• **DIRECTIONS**
Even the shortest line counts, so transcribe all the data exactly.

• **DATA PROVIDED**
☆ ☆ ☆ ☆ ☆
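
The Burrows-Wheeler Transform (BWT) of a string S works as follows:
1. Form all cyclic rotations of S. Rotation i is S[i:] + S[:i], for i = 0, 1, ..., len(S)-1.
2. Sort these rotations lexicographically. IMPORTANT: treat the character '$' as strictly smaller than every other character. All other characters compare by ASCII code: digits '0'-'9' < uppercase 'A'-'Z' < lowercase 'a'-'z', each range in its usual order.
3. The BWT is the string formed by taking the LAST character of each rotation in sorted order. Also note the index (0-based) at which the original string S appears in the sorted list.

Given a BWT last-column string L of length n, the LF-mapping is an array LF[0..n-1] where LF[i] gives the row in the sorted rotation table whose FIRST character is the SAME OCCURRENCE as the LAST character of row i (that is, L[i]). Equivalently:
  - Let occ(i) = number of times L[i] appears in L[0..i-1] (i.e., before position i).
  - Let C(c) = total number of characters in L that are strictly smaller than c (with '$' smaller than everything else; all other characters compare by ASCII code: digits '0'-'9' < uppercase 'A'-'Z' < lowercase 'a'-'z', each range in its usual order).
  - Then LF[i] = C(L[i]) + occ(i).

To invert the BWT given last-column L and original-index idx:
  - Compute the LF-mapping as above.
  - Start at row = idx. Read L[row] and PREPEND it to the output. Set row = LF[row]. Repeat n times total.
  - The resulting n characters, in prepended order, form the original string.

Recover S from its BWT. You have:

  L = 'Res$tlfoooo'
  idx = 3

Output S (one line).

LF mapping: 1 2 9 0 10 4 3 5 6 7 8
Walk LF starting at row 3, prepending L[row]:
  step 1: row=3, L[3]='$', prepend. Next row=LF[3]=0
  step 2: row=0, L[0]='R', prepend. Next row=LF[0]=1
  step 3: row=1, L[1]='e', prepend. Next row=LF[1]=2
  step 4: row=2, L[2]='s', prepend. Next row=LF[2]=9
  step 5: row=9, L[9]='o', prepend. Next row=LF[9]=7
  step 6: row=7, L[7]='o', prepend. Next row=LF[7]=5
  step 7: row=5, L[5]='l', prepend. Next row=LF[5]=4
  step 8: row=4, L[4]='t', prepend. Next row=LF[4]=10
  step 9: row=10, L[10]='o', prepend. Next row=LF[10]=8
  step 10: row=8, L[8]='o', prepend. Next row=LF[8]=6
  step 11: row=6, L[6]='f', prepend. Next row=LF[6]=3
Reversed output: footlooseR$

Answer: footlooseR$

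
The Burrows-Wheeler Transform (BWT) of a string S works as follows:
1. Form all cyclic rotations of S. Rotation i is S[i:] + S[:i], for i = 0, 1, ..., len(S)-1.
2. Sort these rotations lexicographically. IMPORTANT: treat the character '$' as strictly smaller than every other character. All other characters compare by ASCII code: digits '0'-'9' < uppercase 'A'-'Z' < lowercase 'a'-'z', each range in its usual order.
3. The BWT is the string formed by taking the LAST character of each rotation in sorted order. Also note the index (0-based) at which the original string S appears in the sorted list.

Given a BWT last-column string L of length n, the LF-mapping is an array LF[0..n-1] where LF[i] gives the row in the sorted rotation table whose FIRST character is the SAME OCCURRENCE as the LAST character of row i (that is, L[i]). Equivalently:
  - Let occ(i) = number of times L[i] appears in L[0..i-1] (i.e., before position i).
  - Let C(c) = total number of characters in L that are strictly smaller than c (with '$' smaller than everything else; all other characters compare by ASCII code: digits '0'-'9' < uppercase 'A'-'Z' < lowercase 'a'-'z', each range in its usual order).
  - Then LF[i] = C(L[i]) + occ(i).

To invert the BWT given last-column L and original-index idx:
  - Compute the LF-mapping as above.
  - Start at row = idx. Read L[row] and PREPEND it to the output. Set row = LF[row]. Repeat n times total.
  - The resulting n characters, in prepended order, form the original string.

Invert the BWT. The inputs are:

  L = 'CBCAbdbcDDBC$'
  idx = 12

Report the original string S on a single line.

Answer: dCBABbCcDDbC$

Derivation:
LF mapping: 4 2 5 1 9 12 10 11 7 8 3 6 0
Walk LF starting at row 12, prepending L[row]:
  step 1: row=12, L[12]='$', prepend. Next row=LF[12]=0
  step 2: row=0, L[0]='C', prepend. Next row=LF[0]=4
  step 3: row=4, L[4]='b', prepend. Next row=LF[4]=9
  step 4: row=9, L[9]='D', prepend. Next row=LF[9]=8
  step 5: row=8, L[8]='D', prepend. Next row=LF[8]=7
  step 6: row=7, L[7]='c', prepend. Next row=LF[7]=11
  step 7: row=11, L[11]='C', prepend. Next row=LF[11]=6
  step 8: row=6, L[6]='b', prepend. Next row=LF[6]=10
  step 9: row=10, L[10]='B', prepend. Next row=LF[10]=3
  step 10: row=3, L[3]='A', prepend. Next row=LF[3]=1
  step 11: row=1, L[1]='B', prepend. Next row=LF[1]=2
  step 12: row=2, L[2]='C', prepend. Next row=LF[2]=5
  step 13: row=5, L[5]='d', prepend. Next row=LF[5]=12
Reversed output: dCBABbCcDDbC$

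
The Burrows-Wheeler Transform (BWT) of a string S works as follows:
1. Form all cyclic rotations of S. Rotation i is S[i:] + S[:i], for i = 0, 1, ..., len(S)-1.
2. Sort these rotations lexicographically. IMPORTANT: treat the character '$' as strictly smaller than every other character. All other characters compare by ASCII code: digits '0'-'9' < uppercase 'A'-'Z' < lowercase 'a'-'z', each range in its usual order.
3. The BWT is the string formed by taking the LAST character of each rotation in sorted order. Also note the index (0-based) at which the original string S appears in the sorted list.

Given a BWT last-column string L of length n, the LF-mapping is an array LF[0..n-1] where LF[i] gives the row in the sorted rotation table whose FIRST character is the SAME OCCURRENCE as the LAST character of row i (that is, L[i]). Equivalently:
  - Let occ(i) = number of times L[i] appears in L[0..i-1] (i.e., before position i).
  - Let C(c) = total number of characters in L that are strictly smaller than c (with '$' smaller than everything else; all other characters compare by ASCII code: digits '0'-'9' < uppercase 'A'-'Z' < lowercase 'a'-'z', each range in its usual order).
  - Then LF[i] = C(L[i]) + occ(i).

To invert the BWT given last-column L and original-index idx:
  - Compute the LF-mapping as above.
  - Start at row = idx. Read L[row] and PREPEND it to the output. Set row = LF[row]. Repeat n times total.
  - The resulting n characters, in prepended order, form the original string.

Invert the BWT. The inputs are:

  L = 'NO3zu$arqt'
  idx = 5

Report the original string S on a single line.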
☆ ☆ ☆ ☆ ☆
• **THE ANSWER**
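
The Burrows-Wheeler Transform (BWT) of a string S works as follows:
1. Form all cyclic rotations of S. Rotation i is S[i:] + S[:i], for i = 0, 1, ..., len(S)-1.
2. Sort these rotations lexicographically. IMPORTANT: treat the character '$' as strictly smaller than every other character. All other characters compare by ASCII code: digits '0'-'9' < uppercase 'A'-'Z' < lowercase 'a'-'z', each range in its usual order.
3. The BWT is the string formed by taking the LAST character of each rotation in sorted order. Also note the index (0-based) at which the original string S appears in the sorted list.

Given a BWT last-column string L of length n, the LF-mapping is an array LF[0..n-1] where LF[i] gives the row in the sorted rotation table whose FIRST character is the SAME OCCURRENCE as the LAST character of row i (that is, L[i]). Equivalently:
  - Let occ(i) = number of times L[i] appears in L[0..i-1] (i.e., before position i).
  - Let C(c) = total number of characters in L that are strictly smaller than c (with '$' smaller than everything else; all other characters compare by ASCII code: digits '0'-'9' < uppercase 'A'-'Z' < lowercase 'a'-'z', each range in its usual order).
  - Then LF[i] = C(L[i]) + occ(i).

To invert the BWT given last-column L and original-index idx:
  - Compute the LF-mapping as above.
  - Start at row = idx. Read L[row] and PREPEND it to the output. Set row = LF[row]. Repeat n times total.
  - The resulting n characters, in prepended order, form the original string.

Recover S from its BWT. You have:

  L = 'Res$tlfoooo'
  idx = 3

Output S (one line).

LF mapping: 1 2 9 0 10 4 3 5 6 7 8
Walk LF starting at row 3, prepending L[row]:
  step 1: row=3, L[3]='$', prepend. Next row=LF[3]=0
  step 2: row=0, L[0]='R', prepend. Next row=LF[0]=1
  step 3: row=1, L[1]='e', prepend. Next row=LF[1]=2
  step 4: row=2, L[2]='s', prepend. Next row=LF[2]=9
  step 5: row=9, L[9]='o', prepend. Next row=LF[9]=7
  step 6: row=7, L[7]='o', prepend. Next row=LF[7]=5
  step 7: row=5, L[5]='l', prepend. Next row=LF[5]=4
  step 8: row=4, L[4]='t', prepend. Next row=LF[4]=10
  step 9: row=10, L[10]='o', prepend. Next row=LF[10]=8
  step 10: row=8, L[8]='o', prepend. Next row=LF[8]=6
  step 11: row=6, L[6]='f', prepend. Next row=LF[6]=3
Reversed output: footlooseR$

Answer: footlooseR$

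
The Burrows-Wheeler Transform (BWT) of a string S works as follows:
1. Form all cyclic rotations of S. Rotation i is S[i:] + S[:i], for i = 0, 1, ..., len(S)-1.
2. Sort these rotations lexicographically. IMPORTANT: treat the character '$' as strictly smaller than every other character. All other characters compare by ASCII code: digits '0'-'9' < uppercase 'A'-'Z' < lowercase 'a'-'z', each range in its usual order.
3. The BWT is the string formed by taking the LAST character of each rotation in sorted order. Also note the index (0-based) at which the original string S appears in the sorted list.

Given a BWT last-column string L of length n, the LF-mapping is an array LF[0..n-1] where LF[i] gives the row in the sorted rotation table whose FIRST character is the SAME OCCURRENCE as the LAST character of row i (that is, L[i]). Equivalently:
  - Let occ(i) = number of times L[i] appears in L[0..i-1] (i.e., before position i).
  - Let C(c) = total number of characters in L that are strictly smaller than c (with '$' smaller than everything else; all other characters compare by ASCII code: digits '0'-'9' < uppercase 'A'-'Z' < lowercase 'a'-'z', each range in its usual order).
  - Then LF[i] = C(L[i]) + occ(i).

To invert the BWT given last-column L and original-index idx:
  - Compute the LF-mapping as above.
  - Start at row = idx. Read L[row] and PREPEND it to the output. Set row = LF[row]. Repeat n times total.
  - The resulting n characters, in prepended order, form the original string.

Invert the BWT. The inputs are:

  L = 'CBCAbdbcDDBC$'
  idx = 12

Report the original string S on a single line.

Answer: dCBABbCcDDbC$

Derivation:
LF mapping: 4 2 5 1 9 12 10 11 7 8 3 6 0
Walk LF starting at row 12, prepending L[row]:
  step 1: row=12, L[12]='$', prepend. Next row=LF[12]=0
  step 2: row=0, L[0]='C', prepend. Next row=LF[0]=4
  step 3: row=4, L[4]='b', prepend. Next row=LF[4]=9
  step 4: row=9, L[9]='D', prepend. Next row=LF[9]=8
  step 5: row=8, L[8]='D', prepend. Next row=LF[8]=7
  step 6: row=7, L[7]='c', prepend. Next row=LF[7]=11
  step 7: row=11, L[11]='C', prepend. Next row=LF[11]=6
  step 8: row=6, L[6]='b', prepend. Next row=LF[6]=10
  step 9: row=10, L[10]='B', prepend. Next row=LF[10]=3
  step 10: row=3, L[3]='A', prepend. Next row=LF[3]=1
  step 11: row=1, L[1]='B', prepend. Next row=LF[1]=2
  step 12: row=2, L[2]='C', prepend. Next row=LF[2]=5
  step 13: row=5, L[5]='d', prepend. Next row=LF[5]=12
Reversed output: dCBABbCcDDbC$

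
The Burrows-Wheeler Transform (BWT) of a string S works as follows:
1. Form all cyclic rotations of S. Rotation i is S[i:] + S[:i], for i = 0, 1, ..., len(S)-1.
2. Sort these rotations lexicographically. IMPORTANT: treat the character '$' as strictly smaller than every other character. All other characters compare by ASCII code: digits '0'-'9' < uppercase 'A'-'Z' < lowercase 'a'-'z', each range in its usual order.
3. The BWT is the string formed by taking the LAST character of each rotation in sorted order. Also note the index (0-based) at which the original string S appears in the sorted list.

Given a BWT last-column string L of length n, the LF-mapping is an array LF[0..n-1] where LF[i] gives the row in the sorted rotation table whose FIRST character is the SAME OCCURRENCE as the LAST character of row i (that is, L[i]). Equivalently:
  - Let occ(i) = number of times L[i] appears in L[0..i-1] (i.e., before position i).
  - Let C(c) = total number of characters in L that are strictly smaller than c (with '$' smaller than everything else; all other characters compare by ASCII code: digits '0'-'9' < uppercase 'A'-'Z' < lowercase 'a'-'z', each range in its usual order).
  - Then LF[i] = C(L[i]) + occ(i).

To invert the BWT given last-column L and original-index idx:
  - Compute the LF-mapping as above.
  - Start at row = idx. Read L[row] and PREPEND it to the output. Set row = LF[row]. Repeat n times total.
  - The resulting n characters, in prepended order, form the original string.

Invert the BWT. The inputs are:

  L = 'NO3zu$arqt'
  idx = 5

Report the original string S on a single line.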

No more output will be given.